··· Records to process
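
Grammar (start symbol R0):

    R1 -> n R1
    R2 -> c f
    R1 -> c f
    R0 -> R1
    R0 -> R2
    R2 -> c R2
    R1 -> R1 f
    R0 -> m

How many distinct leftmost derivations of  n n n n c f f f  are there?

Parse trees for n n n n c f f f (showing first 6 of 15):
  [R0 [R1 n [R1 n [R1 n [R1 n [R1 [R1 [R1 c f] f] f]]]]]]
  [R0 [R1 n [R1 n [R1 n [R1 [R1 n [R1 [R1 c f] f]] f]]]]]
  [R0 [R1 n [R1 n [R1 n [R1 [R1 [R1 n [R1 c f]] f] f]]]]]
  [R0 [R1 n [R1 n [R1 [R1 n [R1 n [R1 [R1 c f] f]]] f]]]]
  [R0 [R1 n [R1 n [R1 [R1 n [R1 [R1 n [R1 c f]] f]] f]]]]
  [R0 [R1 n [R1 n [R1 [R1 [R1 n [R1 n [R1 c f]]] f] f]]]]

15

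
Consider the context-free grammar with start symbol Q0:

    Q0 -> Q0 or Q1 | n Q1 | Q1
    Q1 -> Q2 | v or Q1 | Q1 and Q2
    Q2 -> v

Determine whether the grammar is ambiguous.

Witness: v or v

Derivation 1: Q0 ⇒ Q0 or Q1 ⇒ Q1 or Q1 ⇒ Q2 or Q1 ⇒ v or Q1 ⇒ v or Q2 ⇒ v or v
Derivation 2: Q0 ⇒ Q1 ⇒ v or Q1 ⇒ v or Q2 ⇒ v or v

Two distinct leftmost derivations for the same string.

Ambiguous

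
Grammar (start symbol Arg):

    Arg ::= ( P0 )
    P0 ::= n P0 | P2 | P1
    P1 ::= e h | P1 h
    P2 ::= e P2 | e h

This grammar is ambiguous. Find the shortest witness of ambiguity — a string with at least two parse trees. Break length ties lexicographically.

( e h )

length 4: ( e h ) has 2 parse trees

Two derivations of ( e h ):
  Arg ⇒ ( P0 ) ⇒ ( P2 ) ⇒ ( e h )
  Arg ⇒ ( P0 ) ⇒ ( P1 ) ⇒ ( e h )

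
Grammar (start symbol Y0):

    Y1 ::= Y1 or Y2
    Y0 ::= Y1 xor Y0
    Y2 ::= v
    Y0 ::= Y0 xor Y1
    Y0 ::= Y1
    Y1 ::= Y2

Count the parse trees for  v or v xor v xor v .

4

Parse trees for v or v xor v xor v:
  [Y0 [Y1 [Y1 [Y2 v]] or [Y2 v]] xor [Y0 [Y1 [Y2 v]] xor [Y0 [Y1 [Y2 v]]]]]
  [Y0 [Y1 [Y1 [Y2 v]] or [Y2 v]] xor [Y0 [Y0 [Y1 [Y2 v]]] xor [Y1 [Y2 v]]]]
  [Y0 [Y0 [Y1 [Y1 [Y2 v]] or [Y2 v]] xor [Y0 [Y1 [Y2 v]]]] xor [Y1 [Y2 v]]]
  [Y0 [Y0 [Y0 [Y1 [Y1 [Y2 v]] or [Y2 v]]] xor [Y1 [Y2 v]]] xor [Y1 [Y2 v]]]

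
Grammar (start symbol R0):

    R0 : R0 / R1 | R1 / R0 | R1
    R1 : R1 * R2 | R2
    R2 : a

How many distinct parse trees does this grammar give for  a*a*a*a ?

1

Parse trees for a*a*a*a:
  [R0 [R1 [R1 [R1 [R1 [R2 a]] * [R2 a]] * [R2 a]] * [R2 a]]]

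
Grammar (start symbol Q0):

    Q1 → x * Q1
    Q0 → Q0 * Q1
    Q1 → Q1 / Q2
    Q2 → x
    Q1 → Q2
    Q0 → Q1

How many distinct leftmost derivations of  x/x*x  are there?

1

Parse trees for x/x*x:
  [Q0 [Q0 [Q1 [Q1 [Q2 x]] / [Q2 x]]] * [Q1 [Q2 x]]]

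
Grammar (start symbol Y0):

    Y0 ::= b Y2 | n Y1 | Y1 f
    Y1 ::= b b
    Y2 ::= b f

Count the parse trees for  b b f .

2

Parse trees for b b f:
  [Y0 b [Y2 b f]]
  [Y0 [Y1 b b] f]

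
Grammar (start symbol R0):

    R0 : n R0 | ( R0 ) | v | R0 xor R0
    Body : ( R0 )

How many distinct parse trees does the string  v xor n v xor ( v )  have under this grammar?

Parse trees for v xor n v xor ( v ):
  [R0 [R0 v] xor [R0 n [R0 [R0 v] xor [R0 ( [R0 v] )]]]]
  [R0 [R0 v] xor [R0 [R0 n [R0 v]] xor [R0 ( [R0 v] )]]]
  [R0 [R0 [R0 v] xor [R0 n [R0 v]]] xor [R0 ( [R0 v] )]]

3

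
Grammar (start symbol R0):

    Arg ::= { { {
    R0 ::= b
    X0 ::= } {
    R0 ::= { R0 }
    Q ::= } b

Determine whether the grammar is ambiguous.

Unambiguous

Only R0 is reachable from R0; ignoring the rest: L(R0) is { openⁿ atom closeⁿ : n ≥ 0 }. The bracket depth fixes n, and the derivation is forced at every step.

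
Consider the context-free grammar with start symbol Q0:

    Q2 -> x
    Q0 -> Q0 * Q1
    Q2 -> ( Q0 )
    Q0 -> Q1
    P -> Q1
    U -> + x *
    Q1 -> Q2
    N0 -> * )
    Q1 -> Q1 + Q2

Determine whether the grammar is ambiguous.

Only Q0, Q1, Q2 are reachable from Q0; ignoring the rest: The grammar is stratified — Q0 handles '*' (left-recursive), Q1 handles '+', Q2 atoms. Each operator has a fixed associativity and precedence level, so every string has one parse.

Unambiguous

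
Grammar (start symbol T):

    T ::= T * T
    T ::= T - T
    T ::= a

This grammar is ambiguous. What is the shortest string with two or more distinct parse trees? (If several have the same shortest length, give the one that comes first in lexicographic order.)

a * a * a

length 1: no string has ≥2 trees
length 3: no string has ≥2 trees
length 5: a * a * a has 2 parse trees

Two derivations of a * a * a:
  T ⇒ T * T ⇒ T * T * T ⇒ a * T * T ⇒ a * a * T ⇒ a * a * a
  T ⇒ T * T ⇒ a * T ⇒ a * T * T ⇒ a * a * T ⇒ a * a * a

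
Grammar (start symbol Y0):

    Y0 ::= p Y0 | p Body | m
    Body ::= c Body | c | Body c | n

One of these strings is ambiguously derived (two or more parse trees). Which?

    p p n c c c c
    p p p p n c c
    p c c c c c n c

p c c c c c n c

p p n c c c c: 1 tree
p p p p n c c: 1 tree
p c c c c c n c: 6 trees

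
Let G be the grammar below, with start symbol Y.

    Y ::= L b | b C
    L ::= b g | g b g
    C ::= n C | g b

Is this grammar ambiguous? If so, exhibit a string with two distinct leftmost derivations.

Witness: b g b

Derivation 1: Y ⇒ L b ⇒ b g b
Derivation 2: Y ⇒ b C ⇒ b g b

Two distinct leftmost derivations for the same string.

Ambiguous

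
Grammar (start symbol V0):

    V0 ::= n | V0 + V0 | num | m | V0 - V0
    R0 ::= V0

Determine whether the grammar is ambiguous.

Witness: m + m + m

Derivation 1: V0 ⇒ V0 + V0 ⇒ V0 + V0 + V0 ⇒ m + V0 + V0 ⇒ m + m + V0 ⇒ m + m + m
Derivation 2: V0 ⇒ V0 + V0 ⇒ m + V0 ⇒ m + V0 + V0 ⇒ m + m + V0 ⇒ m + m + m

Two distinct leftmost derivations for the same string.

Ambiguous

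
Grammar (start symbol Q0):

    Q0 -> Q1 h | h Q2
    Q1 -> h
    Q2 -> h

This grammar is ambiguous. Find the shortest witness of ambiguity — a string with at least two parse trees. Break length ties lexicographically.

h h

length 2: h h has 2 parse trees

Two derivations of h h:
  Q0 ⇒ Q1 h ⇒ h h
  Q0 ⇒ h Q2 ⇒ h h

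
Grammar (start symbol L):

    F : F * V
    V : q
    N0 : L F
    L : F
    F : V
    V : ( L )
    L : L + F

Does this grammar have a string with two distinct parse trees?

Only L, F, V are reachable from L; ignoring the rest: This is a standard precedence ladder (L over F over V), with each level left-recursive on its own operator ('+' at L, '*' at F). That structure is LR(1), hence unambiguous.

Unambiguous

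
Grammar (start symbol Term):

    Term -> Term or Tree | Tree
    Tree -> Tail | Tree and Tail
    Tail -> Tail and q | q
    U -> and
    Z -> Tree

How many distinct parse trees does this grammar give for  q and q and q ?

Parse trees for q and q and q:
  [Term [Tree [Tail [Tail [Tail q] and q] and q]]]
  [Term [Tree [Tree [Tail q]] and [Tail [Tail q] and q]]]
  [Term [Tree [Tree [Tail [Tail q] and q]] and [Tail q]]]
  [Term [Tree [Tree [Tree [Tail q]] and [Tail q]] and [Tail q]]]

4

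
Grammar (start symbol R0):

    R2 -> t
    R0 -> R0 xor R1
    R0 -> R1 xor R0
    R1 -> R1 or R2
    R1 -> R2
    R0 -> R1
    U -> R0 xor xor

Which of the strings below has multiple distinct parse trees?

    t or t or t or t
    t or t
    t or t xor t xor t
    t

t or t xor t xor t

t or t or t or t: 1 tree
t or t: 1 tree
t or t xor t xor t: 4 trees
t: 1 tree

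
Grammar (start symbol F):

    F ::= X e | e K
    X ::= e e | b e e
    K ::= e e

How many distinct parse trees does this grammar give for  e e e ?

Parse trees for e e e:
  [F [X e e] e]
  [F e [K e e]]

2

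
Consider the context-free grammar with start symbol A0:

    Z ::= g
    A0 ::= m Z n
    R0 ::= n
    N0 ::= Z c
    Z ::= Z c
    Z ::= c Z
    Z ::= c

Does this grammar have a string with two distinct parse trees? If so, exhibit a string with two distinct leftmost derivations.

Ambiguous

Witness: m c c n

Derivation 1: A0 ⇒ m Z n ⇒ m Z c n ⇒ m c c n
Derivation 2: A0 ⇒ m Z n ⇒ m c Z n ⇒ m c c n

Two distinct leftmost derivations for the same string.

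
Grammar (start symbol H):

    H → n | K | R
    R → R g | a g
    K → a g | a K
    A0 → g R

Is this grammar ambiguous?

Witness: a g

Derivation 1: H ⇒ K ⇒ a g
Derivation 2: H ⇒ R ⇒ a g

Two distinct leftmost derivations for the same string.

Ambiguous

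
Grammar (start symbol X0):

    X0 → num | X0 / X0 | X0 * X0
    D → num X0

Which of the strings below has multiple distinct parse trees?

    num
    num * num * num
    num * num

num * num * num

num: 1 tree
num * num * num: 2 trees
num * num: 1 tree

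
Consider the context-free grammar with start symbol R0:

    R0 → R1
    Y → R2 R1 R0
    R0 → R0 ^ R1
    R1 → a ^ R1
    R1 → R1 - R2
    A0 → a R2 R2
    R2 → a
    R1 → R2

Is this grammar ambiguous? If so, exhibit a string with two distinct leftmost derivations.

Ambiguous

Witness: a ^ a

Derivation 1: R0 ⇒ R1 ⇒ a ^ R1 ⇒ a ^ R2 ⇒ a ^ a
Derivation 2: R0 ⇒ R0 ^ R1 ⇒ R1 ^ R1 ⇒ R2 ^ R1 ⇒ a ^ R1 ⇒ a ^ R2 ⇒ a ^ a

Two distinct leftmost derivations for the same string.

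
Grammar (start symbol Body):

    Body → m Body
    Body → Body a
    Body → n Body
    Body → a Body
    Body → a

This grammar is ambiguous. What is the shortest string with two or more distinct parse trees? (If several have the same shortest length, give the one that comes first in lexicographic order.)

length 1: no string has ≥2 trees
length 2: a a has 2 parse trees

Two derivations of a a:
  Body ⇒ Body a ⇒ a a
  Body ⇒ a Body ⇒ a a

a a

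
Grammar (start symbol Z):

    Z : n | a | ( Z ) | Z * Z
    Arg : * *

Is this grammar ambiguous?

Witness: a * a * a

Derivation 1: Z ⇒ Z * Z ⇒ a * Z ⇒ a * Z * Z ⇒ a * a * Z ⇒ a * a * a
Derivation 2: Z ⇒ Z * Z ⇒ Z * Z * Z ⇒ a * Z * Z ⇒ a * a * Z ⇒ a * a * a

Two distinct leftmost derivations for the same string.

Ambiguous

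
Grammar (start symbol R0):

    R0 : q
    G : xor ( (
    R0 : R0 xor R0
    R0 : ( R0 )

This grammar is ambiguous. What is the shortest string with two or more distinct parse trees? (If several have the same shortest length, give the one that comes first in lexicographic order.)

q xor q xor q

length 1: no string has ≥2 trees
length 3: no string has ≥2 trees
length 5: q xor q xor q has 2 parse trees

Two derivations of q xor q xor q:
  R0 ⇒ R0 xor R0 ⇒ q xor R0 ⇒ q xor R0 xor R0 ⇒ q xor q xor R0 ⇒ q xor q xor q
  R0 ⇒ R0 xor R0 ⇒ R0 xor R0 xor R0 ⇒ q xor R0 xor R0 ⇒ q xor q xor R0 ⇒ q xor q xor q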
······
(Goal of the exercise)
How many lines of the entries include the string "free"? Answer with a number and no other words.

(Exercise output)
4